◆ **Exercise goal**
Copy out the line containing "Find the unique" and each line after it, through the last one in the material, exactly as written.

◆ **Dataset excerpts**

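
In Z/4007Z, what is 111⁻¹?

Run the extended Euclidean algorithm:
4007 = 36×111 + 11
111 = 10×11 + 1
11 = 11×1 + 0
gcd(111, 4007) = 1, so the inverse exists.
Back-substitute for 1:
1 = 1×111 − 10×11
  = −10×4007 + 361×111
So 111⁻¹ ≡ 361 (mod 4007).

361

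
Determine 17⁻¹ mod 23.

23 = 1*17 + 6
17 = 2*6 + 5
6 = 1*5 + 1
5 = 5*1 + 0
gcd(17, 23) = 1, so the inverse exists.
Back-substitute for 1:
1 = 1*6 − 1*5
  = −1*17 + 3*6
  = 3*23 − 4*17
So 17⁻¹ ≡ −4 ≡ 19 (mod 23).

19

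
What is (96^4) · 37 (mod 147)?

102

(96)^4 ≡ 114 (mod 147)
114 · 37 = 4218 ≡ 102 (mod 147)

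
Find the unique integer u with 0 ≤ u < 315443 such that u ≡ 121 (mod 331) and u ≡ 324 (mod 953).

60363

331⁻¹ mod 953: 331·691 ≡ 1 (mod 953), so 331⁻¹ ≡ 691.
u = 121 + 331·((324 − 121)·691 mod 953) = 121 + 331·182 = 60363.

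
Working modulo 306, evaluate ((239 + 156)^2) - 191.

80

239 + 156 = 395 ≡ 89 (mod 306)
(89)^2 ≡ 271 (mod 306)
271 - 191 = 80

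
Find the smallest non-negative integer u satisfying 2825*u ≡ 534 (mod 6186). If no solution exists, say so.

gcd(2825, 6186) = 1, so a unique solution mod 6186 exists.
2825⁻¹ ≡ 3797 (mod 6186).
u ≡ 3797*534 ≡ 4776 (mod 6186).

4776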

◆ **Solution**
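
Find the unique integer u with 0 ≤ u < 315443 such that u ≡ 121 (mod 331) and u ≡ 324 (mod 953).

60363

331⁻¹ mod 953: 331·691 ≡ 1 (mod 953), so 331⁻¹ ≡ 691.
u = 121 + 331·((324 − 121)·691 mod 953) = 121 + 331·182 = 60363.

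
Working modulo 306, evaluate ((239 + 156)^2) - 191.

80

239 + 156 = 395 ≡ 89 (mod 306)
(89)^2 ≡ 271 (mod 306)
271 - 191 = 80

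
Find the smallest non-negative integer u satisfying 2825*u ≡ 534 (mod 6186). If no solution exists, say so.

gcd(2825, 6186) = 1, so a unique solution mod 6186 exists.
2825⁻¹ ≡ 3797 (mod 6186).
u ≡ 3797*534 ≡ 4776 (mod 6186).

4776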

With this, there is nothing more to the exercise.